__Dataset records__.
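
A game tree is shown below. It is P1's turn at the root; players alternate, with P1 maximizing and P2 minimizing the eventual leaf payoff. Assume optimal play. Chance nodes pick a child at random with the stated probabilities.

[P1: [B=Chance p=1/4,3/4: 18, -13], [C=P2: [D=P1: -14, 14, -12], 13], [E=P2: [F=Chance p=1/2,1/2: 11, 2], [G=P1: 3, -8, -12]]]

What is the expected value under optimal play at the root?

B (Chance): 1/4·18 + 3/4·-13 = -5.25
D (P1): max(-14, 14, -12) = 14
C (P2): min(14, 13) = 13
F (Chance): 1/2·11 + 1/2·2 = 6.5
G (P1): max(3, -8, -12) = 3
E (P2): min(6.5, 3) = 3
Root (P1): max(-5.25, 13, 3) = 13

13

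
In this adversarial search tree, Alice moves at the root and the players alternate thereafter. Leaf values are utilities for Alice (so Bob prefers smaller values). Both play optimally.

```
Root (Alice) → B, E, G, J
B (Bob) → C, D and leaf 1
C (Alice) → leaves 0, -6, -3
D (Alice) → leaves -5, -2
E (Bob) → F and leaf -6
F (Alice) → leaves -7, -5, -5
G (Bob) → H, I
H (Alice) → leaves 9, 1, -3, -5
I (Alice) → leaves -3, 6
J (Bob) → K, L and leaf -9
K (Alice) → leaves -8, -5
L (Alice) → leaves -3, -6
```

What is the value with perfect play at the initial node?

6

C (Alice): max(0, -6, -3) = 0
D (Alice): max(-5, -2) = -2
B (Bob): min(0, -2, 1) = -2
F (Alice): max(-7, -5, -5) = -5
E (Bob): min(-5, -6) = -6
H (Alice): max(9, 1, -3, -5) = 9
I (Alice): max(-3, 6) = 6
G (Bob): min(9, 6) = 6
K (Alice): max(-8, -5) = -5
L (Alice): max(-3, -6) = -3
J (Bob): min(-5, -3, -9) = -9
Root (Alice): max(-2, -6, 6, -9) = 6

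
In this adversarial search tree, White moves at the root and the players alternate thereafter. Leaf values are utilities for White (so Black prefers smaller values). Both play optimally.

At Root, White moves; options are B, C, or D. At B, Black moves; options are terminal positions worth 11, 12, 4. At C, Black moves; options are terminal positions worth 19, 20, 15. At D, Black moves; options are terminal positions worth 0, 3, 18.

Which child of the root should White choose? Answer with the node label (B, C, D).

C

B (Black): min(11, 12, 4) = 4
C (Black): min(19, 20, 15) = 15
D (Black): min(0, 3, 18) = 0
Root (White): max(4, 15, 0) = 15
White picks the child with the highest value: C (value 15).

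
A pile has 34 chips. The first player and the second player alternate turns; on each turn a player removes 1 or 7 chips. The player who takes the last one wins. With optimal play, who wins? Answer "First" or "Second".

Mark each pile size as W (mover wins) or L (mover loses):
i:   0  1  2  3  4  5  6  7  8  9 10 11 12 13 14 15 16 17 18 19 20 21 22 23 24 25 26 27 28 29 30 31 32 33 34
     L  W  L  W  L  W  L  W  L  W  L  W  L  W  L  W  L  W  L  W  L  W  L  W  L  W  L  W  L  W  L  W  L  W  L
Position 34 is L, so the second player wins.

Second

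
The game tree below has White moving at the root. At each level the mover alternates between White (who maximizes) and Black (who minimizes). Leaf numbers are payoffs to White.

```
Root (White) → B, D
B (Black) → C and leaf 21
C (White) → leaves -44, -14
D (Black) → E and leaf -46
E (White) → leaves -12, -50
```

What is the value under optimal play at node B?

C: max(-44, -14) = -14
B: min(-14, 21) = -14

-14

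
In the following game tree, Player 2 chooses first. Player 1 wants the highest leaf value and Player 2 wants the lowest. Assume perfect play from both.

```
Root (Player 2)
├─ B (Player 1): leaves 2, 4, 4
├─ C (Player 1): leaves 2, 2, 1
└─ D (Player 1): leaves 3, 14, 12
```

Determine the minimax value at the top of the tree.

2

B (Player 1): max(2, 4, 4) = 4
C (Player 1): max(2, 2, 1) = 2
D (Player 1): max(3, 14, 12) = 14
Root (Player 2): min(4, 2, 14) = 2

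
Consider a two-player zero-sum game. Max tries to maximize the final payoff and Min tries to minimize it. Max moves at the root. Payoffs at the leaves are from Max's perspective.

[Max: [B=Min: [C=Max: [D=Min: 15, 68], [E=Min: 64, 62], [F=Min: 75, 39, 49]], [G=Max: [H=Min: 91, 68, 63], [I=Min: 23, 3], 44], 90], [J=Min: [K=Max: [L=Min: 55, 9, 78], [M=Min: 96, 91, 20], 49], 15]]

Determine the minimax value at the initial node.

62

D (Min): min(15, 68) = 15
E (Min): min(64, 62) = 62
F (Min): min(75, 39, 49) = 39
C (Max): max(15, 62, 39) = 62
H (Min): min(91, 68, 63) = 63
I (Min): min(23, 3) = 3
G (Max): max(63, 3, 44) = 63
B (Min): min(62, 63, 90) = 62
L (Min): min(55, 9, 78) = 9
M (Min): min(96, 91, 20) = 20
K (Max): max(9, 20, 49) = 49
J (Min): min(49, 15) = 15
Root (Max): max(62, 15) = 62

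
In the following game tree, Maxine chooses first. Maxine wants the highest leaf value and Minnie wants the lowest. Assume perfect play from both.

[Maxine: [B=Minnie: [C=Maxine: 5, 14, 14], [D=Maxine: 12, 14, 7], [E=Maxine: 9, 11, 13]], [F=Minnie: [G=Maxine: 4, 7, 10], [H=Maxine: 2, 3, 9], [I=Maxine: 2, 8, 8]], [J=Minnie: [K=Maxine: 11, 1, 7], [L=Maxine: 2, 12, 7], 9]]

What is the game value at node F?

G: max(4, 7, 10) = 10
H: max(2, 3, 9) = 9
I: max(2, 8, 8) = 8
F: min(10, 9, 8) = 8

8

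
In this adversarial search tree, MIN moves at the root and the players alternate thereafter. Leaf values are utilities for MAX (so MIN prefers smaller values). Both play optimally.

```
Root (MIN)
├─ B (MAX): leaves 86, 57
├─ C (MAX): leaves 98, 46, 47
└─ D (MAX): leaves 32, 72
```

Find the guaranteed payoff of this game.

B (MAX): max(86, 57) = 86
C (MAX): max(98, 46, 47) = 98
D (MAX): max(32, 72) = 72
Root (MIN): min(86, 98, 72) = 72

72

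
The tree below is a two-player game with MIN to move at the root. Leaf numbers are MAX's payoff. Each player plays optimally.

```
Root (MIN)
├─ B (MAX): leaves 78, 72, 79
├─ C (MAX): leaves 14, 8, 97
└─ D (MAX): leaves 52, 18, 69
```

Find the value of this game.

69

B (MAX): max(78, 72, 79) = 79
C (MAX): max(14, 8, 97) = 97
D (MAX): max(52, 18, 69) = 69
Root (MIN): min(79, 97, 69) = 69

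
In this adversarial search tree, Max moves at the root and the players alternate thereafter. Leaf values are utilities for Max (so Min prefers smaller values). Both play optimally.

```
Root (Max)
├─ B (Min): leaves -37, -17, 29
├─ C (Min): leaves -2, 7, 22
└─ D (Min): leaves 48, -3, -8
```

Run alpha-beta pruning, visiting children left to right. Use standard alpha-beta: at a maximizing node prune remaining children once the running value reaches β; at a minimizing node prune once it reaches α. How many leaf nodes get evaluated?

8

B [α=-∞,β=+∞]: v=-37
C [α=-37,β=+∞]: v=-2
D [α=-2,β=+∞]: v=-3 after child 2 ≤ α → α-cutoff, skip 1
Root [α=-∞,β=+∞]: v=-2
Leaves evaluated: 8 of 9.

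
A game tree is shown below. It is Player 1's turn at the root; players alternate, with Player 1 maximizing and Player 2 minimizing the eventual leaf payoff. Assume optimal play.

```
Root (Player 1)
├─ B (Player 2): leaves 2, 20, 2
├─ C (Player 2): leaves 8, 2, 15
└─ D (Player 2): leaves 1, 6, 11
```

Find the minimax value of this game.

2

B (Player 2): min(2, 20, 2) = 2
C (Player 2): min(8, 2, 15) = 2
D (Player 2): min(1, 6, 11) = 1
Root (Player 1): max(2, 2, 1) = 2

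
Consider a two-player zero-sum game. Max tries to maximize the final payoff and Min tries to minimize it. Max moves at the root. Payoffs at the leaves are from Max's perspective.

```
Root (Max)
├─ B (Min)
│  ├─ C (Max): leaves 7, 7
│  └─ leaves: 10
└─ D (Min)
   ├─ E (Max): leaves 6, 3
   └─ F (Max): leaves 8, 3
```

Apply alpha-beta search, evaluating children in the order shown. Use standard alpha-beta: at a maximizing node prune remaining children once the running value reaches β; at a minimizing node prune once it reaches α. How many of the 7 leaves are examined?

5

C [α=-∞,β=+∞]: v=7
B [α=-∞,β=+∞]: v=7
E [α=7,β=+∞]: v=6
D [α=7,β=+∞]: v=6 after child 1 ≤ α → α-cutoff, skip 1
Root [α=-∞,β=+∞]: v=7
Leaves evaluated: 5 of 7.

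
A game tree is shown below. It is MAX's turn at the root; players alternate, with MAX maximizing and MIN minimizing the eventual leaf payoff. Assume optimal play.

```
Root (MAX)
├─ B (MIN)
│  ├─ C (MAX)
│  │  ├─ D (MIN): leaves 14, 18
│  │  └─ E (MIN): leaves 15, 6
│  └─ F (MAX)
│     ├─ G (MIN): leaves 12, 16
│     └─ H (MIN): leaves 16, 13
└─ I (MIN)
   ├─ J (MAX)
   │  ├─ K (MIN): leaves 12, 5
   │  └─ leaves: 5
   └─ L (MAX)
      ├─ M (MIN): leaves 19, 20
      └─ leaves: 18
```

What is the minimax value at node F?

G: min(12, 16) = 12
H: min(16, 13) = 13
F: max(12, 13) = 13

13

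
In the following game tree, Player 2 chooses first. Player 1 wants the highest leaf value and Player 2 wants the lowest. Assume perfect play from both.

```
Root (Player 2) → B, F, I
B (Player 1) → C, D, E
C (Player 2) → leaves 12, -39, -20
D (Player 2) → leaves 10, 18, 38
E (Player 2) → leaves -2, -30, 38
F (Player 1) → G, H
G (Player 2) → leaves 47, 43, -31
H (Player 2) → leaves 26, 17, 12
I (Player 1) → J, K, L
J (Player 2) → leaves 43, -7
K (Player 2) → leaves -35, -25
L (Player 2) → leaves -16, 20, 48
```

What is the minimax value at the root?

-7

C (Player 2): min(12, -39, -20) = -39
D (Player 2): min(10, 18, 38) = 10
E (Player 2): min(-2, -30, 38) = -30
B (Player 1): max(-39, 10, -30) = 10
G (Player 2): min(47, 43, -31) = -31
H (Player 2): min(26, 17, 12) = 12
F (Player 1): max(-31, 12) = 12
J (Player 2): min(43, -7) = -7
K (Player 2): min(-35, -25) = -35
L (Player 2): min(-16, 20, 48) = -16
I (Player 1): max(-7, -35, -16) = -7
Root (Player 2): min(10, 12, -7) = -7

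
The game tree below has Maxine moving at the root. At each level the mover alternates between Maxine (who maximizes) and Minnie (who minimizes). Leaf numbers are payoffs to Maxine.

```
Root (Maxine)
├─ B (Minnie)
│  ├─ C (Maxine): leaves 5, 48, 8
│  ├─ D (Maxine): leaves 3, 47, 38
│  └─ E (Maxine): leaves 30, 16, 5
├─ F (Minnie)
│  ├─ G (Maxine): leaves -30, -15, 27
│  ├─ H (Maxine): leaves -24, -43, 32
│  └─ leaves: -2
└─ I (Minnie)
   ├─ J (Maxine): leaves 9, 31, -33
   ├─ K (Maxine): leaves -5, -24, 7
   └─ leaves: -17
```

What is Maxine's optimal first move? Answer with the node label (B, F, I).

B

C (Maxine): max(5, 48, 8) = 48
D (Maxine): max(3, 47, 38) = 47
E (Maxine): max(30, 16, 5) = 30
B (Minnie): min(48, 47, 30) = 30
G (Maxine): max(-30, -15, 27) = 27
H (Maxine): max(-24, -43, 32) = 32
F (Minnie): min(27, 32, -2) = -2
J (Maxine): max(9, 31, -33) = 31
K (Maxine): max(-5, -24, 7) = 7
I (Minnie): min(31, 7, -17) = -17
Root (Maxine): max(30, -2, -17) = 30
Maxine picks the child with the highest value: B (value 30).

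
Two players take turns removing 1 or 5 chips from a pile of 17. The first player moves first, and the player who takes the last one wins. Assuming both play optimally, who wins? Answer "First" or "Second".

W/L table (W = player to move can force a win):
i:   0  1  2  3  4  5  6  7  8  9 10 11 12 13 14 15 16 17
     L  W  L  W  L  W  L  W  L  W  L  W  L  W  L  W  L  W
Position 17 is W, so the first player wins.

First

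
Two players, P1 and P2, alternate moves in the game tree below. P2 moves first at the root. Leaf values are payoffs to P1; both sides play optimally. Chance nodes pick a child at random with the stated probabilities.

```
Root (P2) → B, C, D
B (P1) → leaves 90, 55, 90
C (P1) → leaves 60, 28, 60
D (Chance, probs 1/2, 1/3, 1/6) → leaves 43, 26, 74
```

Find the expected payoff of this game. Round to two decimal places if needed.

B (P1): max(90, 55, 90) = 90
C (P1): max(60, 28, 60) = 60
D (Chance): 1/2·43 + 1/3·26 + 1/6·74 = 42.5
Root (P2): min(90, 60, 42.5) = 42.5

42.5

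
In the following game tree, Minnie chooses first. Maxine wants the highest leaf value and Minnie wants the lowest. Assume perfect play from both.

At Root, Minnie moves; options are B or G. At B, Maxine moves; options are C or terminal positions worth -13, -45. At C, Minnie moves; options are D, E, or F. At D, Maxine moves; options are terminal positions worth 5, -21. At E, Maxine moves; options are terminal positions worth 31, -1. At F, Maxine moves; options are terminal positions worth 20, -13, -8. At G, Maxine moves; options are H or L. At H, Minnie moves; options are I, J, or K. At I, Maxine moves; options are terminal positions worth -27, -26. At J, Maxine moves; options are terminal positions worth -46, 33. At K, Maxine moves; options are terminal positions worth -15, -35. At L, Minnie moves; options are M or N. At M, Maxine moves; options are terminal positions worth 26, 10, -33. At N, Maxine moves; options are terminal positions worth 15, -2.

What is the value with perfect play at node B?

5

D: max(5, -21) = 5
E: max(31, -1) = 31
F: max(20, -13, -8) = 20
C: min(5, 31, 20) = 5
B: max(5, -13, -45) = 5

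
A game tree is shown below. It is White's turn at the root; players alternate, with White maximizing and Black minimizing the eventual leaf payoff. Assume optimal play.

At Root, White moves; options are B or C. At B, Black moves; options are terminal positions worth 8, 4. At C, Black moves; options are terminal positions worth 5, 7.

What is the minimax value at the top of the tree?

B (Black): min(8, 4) = 4
C (Black): min(5, 7) = 5
Root (White): max(4, 5) = 5

5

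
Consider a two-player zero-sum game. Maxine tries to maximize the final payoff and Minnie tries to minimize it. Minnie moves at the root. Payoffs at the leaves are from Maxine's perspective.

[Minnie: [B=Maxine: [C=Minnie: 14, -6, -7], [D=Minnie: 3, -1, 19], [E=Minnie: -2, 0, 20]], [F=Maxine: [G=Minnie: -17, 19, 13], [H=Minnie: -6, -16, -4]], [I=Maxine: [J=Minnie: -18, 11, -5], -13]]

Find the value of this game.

-16

C (Minnie): min(14, -6, -7) = -7
D (Minnie): min(3, -1, 19) = -1
E (Minnie): min(-2, 0, 20) = -2
B (Maxine): max(-7, -1, -2) = -1
G (Minnie): min(-17, 19, 13) = -17
H (Minnie): min(-6, -16, -4) = -16
F (Maxine): max(-17, -16) = -16
J (Minnie): min(-18, 11, -5) = -18
I (Maxine): max(-18, -13) = -13
Root (Minnie): min(-1, -16, -13) = -16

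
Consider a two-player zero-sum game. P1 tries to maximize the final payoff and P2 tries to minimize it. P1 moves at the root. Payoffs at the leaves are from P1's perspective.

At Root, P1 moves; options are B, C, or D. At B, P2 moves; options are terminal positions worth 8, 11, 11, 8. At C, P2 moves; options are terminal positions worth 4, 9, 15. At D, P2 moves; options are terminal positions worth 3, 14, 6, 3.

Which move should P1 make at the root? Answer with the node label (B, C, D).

B

B (P2): min(8, 11, 11, 8) = 8
C (P2): min(4, 9, 15) = 4
D (P2): min(3, 14, 6, 3) = 3
Root (P1): max(8, 4, 3) = 8
P1 picks the child with the highest value: B (value 8).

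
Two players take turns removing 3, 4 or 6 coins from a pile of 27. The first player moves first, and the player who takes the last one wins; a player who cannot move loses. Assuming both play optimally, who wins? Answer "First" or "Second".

W/L table (W = player to move can force a win):
i:   0  1  2  3  4  5  6  7  8  9 10 11 12 13 14 15 16 17 18 19 20 21 22 23 24 25 26 27
     L  L  L  W  W  W  W  W  W  L  L  L  W  W  W  W  W  W  L  L  L  W  W  W  W  W  W  L
Position 27 is L, so the second player wins.

Second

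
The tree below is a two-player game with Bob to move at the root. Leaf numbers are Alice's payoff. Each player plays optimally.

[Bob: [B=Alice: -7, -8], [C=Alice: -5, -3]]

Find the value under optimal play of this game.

B (Alice): max(-7, -8) = -7
C (Alice): max(-5, -3) = -3
Root (Bob): min(-7, -3) = -7

-7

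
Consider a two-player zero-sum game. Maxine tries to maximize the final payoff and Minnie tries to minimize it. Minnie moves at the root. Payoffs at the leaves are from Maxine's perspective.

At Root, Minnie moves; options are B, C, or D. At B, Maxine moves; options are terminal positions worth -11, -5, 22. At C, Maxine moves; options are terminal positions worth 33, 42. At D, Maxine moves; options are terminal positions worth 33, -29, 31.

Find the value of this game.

22

B (Maxine): max(-11, -5, 22) = 22
C (Maxine): max(33, 42) = 42
D (Maxine): max(33, -29, 31) = 33
Root (Minnie): min(22, 42, 33) = 22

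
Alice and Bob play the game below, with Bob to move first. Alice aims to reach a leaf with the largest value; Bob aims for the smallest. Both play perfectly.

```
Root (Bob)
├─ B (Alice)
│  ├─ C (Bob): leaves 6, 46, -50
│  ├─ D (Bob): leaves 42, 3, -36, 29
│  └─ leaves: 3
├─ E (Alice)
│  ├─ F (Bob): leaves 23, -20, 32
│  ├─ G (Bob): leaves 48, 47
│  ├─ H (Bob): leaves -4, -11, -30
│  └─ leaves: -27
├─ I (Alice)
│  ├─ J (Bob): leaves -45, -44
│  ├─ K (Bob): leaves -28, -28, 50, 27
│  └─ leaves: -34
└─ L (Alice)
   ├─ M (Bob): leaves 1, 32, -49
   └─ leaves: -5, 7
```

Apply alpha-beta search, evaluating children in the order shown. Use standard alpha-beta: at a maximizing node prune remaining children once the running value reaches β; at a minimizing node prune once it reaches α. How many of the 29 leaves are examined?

24

C [α=-∞,β=+∞]: v=-50
D [α=-50,β=+∞]: v=-36
B [α=-∞,β=+∞]: v=3
F [α=-∞,β=3]: v=-20
G [α=-20,β=3]: v=47
E [α=-∞,β=3]: v=47 after child 2 ≥ β → β-cutoff, skip 2
J [α=-∞,β=3]: v=-45
K [α=-45,β=3]: v=-28
I [α=-∞,β=3]: v=-28
M [α=-∞,β=-28]: v=-49
L [α=-∞,β=-28]: v=-5 after child 2 ≥ β → β-cutoff, skip 1
Root [α=-∞,β=+∞]: v=-28
Leaves evaluated: 24 of 29.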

__Activity__.
Copy exactly the lines from the one containing "29 leaves are examined?" through the last line of the records, both included, and nothing else.

__Reply__.
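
Apply alpha-beta search, evaluating children in the order shown. Use standard alpha-beta: at a maximizing node prune remaining children once the running value reaches β; at a minimizing node prune once it reaches α. How many of the 29 leaves are examined?

24

C [α=-∞,β=+∞]: v=-50
D [α=-50,β=+∞]: v=-36
B [α=-∞,β=+∞]: v=3
F [α=-∞,β=3]: v=-20
G [α=-20,β=3]: v=47
E [α=-∞,β=3]: v=47 after child 2 ≥ β → β-cutoff, skip 2
J [α=-∞,β=3]: v=-45
K [α=-45,β=3]: v=-28
I [α=-∞,β=3]: v=-28
M [α=-∞,β=-28]: v=-49
L [α=-∞,β=-28]: v=-5 after child 2 ≥ β → β-cutoff, skip 1
Root [α=-∞,β=+∞]: v=-28
Leaves evaluated: 24 of 29.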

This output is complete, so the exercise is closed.